→ **PROBLEM**
If a line of the records holds the word "recall", copy it out.

•••

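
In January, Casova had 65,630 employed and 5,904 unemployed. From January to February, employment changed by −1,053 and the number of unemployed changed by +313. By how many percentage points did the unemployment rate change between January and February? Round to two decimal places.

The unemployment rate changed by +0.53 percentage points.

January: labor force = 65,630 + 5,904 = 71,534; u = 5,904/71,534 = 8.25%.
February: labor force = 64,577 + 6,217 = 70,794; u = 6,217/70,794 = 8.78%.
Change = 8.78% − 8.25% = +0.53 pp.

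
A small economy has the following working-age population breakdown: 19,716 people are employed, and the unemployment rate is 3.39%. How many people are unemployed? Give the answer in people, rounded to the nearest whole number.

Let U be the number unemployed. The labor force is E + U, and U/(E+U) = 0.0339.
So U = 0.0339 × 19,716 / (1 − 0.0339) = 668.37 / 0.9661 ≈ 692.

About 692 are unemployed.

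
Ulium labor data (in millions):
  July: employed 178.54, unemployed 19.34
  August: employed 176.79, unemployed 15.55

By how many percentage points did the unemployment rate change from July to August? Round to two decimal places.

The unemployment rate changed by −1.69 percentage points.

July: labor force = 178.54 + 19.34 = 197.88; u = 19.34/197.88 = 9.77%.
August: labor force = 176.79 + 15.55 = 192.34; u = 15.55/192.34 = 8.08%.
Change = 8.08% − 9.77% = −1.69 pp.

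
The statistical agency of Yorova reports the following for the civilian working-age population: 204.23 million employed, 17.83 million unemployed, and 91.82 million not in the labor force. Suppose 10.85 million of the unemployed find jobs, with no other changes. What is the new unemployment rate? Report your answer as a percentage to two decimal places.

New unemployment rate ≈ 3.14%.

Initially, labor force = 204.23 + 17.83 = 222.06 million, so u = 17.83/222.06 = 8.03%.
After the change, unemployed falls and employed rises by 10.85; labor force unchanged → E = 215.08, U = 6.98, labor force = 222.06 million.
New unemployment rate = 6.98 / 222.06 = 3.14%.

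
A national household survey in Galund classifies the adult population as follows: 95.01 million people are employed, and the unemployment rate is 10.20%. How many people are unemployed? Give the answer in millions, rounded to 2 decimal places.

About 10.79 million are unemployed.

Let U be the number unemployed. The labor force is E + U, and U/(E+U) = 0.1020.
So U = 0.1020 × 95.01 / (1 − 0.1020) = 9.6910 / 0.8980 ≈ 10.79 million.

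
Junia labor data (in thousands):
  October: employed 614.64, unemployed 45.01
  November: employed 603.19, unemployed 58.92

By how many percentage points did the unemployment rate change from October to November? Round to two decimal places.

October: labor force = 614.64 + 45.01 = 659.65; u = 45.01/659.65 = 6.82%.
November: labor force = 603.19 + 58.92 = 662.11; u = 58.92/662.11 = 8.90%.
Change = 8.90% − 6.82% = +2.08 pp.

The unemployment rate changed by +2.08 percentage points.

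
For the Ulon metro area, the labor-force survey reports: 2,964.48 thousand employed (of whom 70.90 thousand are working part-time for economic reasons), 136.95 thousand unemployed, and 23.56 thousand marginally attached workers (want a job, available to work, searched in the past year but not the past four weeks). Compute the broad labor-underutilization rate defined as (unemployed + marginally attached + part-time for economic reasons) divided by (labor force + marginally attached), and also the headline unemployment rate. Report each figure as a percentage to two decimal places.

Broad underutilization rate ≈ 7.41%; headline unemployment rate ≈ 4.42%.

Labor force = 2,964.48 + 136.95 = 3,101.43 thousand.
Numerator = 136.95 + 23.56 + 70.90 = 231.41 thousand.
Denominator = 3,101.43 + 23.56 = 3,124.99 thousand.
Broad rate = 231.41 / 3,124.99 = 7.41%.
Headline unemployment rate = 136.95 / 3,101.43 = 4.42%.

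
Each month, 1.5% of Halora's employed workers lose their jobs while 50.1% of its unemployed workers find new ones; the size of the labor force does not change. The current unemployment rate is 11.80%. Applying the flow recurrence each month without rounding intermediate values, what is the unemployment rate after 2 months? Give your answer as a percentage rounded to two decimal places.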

•••

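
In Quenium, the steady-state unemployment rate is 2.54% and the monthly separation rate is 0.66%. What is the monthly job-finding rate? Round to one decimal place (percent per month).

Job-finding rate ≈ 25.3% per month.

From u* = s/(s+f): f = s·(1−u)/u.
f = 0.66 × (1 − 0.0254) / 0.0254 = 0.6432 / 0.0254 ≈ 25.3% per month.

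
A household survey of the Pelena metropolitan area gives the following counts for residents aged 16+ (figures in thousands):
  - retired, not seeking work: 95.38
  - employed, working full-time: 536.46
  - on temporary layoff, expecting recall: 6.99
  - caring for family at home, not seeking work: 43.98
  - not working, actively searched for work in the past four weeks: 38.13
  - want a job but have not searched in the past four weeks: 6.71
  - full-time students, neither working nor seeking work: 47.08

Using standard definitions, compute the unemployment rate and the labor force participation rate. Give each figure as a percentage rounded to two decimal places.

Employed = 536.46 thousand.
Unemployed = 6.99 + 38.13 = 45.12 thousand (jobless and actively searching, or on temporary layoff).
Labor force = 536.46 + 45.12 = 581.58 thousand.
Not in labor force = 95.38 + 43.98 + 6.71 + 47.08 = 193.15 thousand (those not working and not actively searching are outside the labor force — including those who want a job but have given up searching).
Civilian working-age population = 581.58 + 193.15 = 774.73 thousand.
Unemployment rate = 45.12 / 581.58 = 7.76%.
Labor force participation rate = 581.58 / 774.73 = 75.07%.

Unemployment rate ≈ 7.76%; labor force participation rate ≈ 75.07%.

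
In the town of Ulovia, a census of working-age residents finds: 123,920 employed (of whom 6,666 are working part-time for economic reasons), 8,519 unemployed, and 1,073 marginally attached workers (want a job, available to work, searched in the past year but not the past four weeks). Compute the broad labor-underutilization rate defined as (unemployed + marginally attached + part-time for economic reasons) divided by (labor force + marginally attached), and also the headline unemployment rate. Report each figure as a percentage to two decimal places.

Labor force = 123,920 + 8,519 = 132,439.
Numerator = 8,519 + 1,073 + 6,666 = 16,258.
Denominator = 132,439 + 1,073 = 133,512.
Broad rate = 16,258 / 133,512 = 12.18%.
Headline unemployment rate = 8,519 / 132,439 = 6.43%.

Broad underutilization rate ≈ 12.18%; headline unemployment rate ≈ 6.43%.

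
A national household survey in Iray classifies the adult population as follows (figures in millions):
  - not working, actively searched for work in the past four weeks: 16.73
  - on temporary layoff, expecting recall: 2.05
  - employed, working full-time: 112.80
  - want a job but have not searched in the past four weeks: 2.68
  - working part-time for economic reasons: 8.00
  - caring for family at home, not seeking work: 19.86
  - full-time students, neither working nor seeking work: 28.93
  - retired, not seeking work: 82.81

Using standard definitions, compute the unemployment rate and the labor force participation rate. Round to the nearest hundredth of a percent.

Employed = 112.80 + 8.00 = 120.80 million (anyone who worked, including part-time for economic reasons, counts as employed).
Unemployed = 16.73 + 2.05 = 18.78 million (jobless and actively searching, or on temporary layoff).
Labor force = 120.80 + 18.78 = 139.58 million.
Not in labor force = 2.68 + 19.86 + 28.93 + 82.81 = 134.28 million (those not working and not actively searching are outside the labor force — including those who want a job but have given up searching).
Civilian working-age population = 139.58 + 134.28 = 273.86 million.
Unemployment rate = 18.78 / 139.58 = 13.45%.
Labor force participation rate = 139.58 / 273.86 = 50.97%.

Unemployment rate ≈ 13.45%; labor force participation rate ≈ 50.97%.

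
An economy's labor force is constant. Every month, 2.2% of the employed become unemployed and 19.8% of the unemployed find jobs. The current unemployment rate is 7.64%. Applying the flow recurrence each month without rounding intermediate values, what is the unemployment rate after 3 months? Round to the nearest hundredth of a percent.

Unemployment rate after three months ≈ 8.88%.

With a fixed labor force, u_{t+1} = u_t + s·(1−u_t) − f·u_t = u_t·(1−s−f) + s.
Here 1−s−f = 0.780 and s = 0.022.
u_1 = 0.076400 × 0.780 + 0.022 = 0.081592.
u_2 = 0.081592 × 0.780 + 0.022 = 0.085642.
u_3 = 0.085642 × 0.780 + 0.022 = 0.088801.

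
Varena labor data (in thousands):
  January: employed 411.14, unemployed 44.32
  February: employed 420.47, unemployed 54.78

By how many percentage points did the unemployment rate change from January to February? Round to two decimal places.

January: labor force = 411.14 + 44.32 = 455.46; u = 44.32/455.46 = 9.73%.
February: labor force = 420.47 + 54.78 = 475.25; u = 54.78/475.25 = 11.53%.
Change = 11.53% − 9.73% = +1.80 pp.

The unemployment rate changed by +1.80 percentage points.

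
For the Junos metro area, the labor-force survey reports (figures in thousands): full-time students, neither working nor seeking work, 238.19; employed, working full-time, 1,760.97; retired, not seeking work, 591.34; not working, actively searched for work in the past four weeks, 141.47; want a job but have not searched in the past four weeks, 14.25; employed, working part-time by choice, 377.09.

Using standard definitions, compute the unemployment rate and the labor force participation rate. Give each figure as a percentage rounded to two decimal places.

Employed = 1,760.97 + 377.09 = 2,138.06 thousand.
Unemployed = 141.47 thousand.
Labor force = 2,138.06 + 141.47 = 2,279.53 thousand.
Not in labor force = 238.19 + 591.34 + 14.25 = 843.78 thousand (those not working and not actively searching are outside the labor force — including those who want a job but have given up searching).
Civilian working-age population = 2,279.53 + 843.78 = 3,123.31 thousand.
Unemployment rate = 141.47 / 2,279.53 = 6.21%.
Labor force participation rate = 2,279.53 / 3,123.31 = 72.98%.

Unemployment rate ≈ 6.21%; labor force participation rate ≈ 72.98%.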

•••

→ **COMPLETED TASK**
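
  - on temporary layoff, expecting recall: 6.99
  - on temporary layoff, expecting recall: 2.05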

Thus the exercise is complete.